### Problem details
Please output, without any change, the lines of the material below from the very first through the one with "Turning happens first, then".
**** Provided data
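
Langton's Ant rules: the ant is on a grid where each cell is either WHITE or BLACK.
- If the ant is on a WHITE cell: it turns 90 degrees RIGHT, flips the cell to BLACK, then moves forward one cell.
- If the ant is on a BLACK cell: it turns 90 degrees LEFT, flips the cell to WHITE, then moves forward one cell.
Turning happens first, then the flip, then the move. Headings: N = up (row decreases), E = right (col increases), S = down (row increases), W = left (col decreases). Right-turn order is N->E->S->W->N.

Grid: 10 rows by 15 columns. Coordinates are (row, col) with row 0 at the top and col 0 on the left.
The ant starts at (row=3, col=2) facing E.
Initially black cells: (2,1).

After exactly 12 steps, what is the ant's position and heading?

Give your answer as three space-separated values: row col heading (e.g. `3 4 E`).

Answer: 3 2 E

Derivation:
Step 1: on WHITE (3,2): turn R to S, flip to black, move to (4,2). |black|=2
Step 2: on WHITE (4,2): turn R to W, flip to black, move to (4,1). |black|=3
Step 3: on WHITE (4,1): turn R to N, flip to black, move to (3,1). |black|=4
Step 4: on WHITE (3,1): turn R to E, flip to black, move to (3,2). |black|=5
Step 5: on BLACK (3,2): turn L to N, flip to white, move to (2,2). |black|=4
Step 6: on WHITE (2,2): turn R to E, flip to black, move to (2,3). |black|=5
Step 7: on WHITE (2,3): turn R to S, flip to black, move to (3,3). |black|=6
Step 8: on WHITE (3,3): turn R to W, flip to black, move to (3,2). |black|=7
Step 9: on WHITE (3,2): turn R to N, flip to black, move to (2,2). |black|=8
Step 10: on BLACK (2,2): turn L to W, flip to white, move to (2,1). |black|=7
Step 11: on BLACK (2,1): turn L to S, flip to white, move to (3,1). |black|=6
Step 12: on BLACK (3,1): turn L to E, flip to white, move to (3,2). |black|=5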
********
### Answer space
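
Langton's Ant rules: the ant is on a grid where each cell is either WHITE or BLACK.
- If the ant is on a WHITE cell: it turns 90 degrees RIGHT, flips the cell to BLACK, then moves forward one cell.
- If the ant is on a BLACK cell: it turns 90 degrees LEFT, flips the cell to WHITE, then moves forward one cell.
Turning happens first, then the flip, then the move. Headings: N = up (row decreases), E = right (col increases), S = down (row increases), W = left (col decreases). Right-turn order is N->E->S->W->N.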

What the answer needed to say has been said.